Produce an exact transcription of every entry.

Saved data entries
◇ ◇ ◇

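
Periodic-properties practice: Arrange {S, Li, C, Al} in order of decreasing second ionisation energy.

IE_2 is the cost of taking one more electron from the +1 cation: S⁺ still has 5 valence electrons; Li⁺ is the bare [He] core; C⁺ still has 3 valence electrons; Al⁺ still has 2 valence electrons.
Pulling an electron out of a noble-gas core costs far more than removing a remaining valence electron, so Li sits at the high end of IE_2.
Valence configurations: S⁺ [Ne]3s²3p³, C⁺ [He]2s²2p¹, Al⁺ [Ne]3s².
Approximate IE_2 values (kJ/mol): S 2252, Li 7298, C 2353, Al 1817.
Overall IE_2 order: Al < S < C < Li.

Li > C > S > Al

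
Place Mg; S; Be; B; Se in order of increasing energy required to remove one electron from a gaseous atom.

Mg < B < Be < Se < S

Across a period the outer electron is held more tightly (higher IE₁); down a group it sits in a higher shell, more shielded, and comes off more easily.
Neither a single period nor a single group — weigh both effects.
B > Mg: relative to Mg, both the across-period and down-group shifts push B's first ionization energy up.
Be > B: this pair runs against the simple trend — see the exception note.
Se > Be: period and group pull opposite ways; the across-period shift dominates (941 vs 900 kJ/mol).
S > Se: they share group 16; the group trend gives S the larger value.
Note the exception: Be has a higher first ionization energy than B, contrary to the simple trend — removing B's lone 2p electron is easier than breaking Be's filled 2s².
For reference (kJ/mol): Be 900, B 801, Mg 738, S 1000, Se 941.
So from lowest to highest: Mg < B < Be < Se < S.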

◇ ◇ ◇

● **WORKED SOLUTION**
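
Periodic-properties practice: Arrange {S, Li, C, Al} in order of decreasing second ionisation energy.

IE_2 is the cost of taking one more electron from the +1 cation: S⁺ still has 5 valence electrons; Li⁺ is the bare [He] core; C⁺ still has 3 valence electrons; Al⁺ still has 2 valence electrons.
Pulling an electron out of a noble-gas core costs far more than removing a remaining valence electron, so Li sits at the high end of IE_2.
Valence configurations: S⁺ [Ne]3s²3p³, C⁺ [He]2s²2p¹, Al⁺ [Ne]3s².
Approximate IE_2 values (kJ/mol): S 2252, Li 7298, C 2353, Al 1817.
Overall IE_2 order: Al < S < C < Li.

Li > C > S > Al

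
Place Mg; S; Be; B; Se in order of increasing energy required to remove one electron from a gaseous atom.

Mg < B < Be < Se < S

Across a period the outer electron is held more tightly (higher IE₁); down a group it sits in a higher shell, more shielded, and comes off more easily.
Neither a single period nor a single group — weigh both effects.
B > Mg: relative to Mg, both the across-period and down-group shifts push B's first ionization energy up.
Be > B: this pair runs against the simple trend — see the exception note.
Se > Be: period and group pull opposite ways; the across-period shift dominates (941 vs 900 kJ/mol).
S > Se: they share group 16; the group trend gives S the larger value.
Note the exception: Be has a higher first ionization energy than B, contrary to the simple trend — removing B's lone 2p electron is easier than breaking Be's filled 2s².
For reference (kJ/mol): Be 900, B 801, Mg 738, S 1000, Se 941.
So from lowest to highest: Mg < B < Be < Se < S.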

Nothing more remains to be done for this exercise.